Saved entries:
◇ ◇ ◇ ◇ ◇ ◇ ◇

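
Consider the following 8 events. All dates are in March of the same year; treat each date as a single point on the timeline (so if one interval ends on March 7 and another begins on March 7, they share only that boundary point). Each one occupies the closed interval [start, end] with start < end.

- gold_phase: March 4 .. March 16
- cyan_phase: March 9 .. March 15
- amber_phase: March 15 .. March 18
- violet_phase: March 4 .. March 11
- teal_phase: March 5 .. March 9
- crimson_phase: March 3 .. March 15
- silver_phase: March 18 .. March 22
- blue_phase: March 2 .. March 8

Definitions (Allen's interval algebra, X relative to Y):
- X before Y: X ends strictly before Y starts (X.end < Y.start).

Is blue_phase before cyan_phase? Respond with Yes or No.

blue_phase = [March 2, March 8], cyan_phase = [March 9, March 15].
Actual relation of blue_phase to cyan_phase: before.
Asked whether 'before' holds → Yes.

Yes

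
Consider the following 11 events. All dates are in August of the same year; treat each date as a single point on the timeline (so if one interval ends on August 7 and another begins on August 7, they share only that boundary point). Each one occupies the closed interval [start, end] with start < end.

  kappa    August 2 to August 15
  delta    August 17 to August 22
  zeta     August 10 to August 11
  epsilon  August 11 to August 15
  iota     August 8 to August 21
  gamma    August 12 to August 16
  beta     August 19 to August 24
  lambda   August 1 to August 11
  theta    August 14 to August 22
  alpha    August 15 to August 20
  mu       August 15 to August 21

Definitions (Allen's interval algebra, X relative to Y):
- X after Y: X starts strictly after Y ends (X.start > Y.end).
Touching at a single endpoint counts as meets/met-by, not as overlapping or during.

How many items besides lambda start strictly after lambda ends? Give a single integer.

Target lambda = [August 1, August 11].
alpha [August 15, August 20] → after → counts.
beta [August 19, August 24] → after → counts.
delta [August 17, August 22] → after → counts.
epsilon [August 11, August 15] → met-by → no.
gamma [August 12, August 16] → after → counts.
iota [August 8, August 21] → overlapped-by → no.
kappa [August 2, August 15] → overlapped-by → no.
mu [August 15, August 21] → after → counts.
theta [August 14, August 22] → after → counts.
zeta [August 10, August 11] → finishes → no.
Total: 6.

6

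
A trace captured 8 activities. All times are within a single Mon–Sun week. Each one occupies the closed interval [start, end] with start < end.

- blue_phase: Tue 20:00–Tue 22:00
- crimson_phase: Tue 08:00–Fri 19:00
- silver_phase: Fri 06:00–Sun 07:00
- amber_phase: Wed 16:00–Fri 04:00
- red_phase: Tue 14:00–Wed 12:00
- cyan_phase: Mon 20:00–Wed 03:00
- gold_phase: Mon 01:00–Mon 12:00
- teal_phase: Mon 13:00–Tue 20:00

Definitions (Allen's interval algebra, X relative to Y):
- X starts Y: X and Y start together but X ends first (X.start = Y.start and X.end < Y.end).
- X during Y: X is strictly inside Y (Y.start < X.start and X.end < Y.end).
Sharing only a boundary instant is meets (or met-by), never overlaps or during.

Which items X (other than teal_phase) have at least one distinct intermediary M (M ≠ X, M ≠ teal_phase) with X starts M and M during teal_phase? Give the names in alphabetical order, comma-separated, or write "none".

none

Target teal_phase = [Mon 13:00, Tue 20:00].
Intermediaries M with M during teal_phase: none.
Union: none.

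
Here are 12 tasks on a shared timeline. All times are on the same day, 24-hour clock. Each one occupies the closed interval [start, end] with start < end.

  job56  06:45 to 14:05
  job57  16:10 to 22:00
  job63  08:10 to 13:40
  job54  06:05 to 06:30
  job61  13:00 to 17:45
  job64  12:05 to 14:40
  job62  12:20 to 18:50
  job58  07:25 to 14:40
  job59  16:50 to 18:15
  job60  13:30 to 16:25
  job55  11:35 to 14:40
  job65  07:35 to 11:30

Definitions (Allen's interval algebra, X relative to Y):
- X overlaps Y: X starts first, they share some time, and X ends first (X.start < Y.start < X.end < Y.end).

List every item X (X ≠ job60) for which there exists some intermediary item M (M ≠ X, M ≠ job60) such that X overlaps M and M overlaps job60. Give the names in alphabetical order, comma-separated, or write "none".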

◇ ◇ ◇ ◇ ◇ ◇ ◇

- Task to complete
Nothing beyond the line containing "Touching at a" is to be output; the lines above, from the first one onward to that line, are to be transcribed exactly.

- Written answer
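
Consider the following 8 events. All dates are in March of the same year; treat each date as a single point on the timeline (so if one interval ends on March 7 and another begins on March 7, they share only that boundary point). Each one occupies the closed interval [start, end] with start < end.

- gold_phase: March 4 .. March 16
- cyan_phase: March 9 .. March 15
- amber_phase: March 15 .. March 18
- violet_phase: March 4 .. March 11
- teal_phase: March 5 .. March 9
- crimson_phase: March 3 .. March 15
- silver_phase: March 18 .. March 22
- blue_phase: March 2 .. March 8

Definitions (Allen's interval algebra, X relative to Y):
- X before Y: X ends strictly before Y starts (X.end < Y.start).

Is blue_phase before cyan_phase? Respond with Yes or No.

blue_phase = [March 2, March 8], cyan_phase = [March 9, March 15].
Actual relation of blue_phase to cyan_phase: before.
Asked whether 'before' holds → Yes.

Yes

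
Consider the following 11 events. All dates are in August of the same year; treat each date as a single point on the timeline (so if one interval ends on August 7 and another begins on August 7, they share only that boundary point). Each one occupies the closed interval [start, end] with start < end.

  kappa    August 2 to August 15
  delta    August 17 to August 22
  zeta     August 10 to August 11
  epsilon  August 11 to August 15
  iota     August 8 to August 21
  gamma    August 12 to August 16
  beta     August 19 to August 24
  lambda   August 1 to August 11
  theta    August 14 to August 22
  alpha    August 15 to August 20
  mu       August 15 to August 21

Definitions (Allen's interval algebra, X relative to Y):
- X after Y: X starts strictly after Y ends (X.start > Y.end).
Touching at a single endpoint counts as meets/met-by, not as overlapping or during.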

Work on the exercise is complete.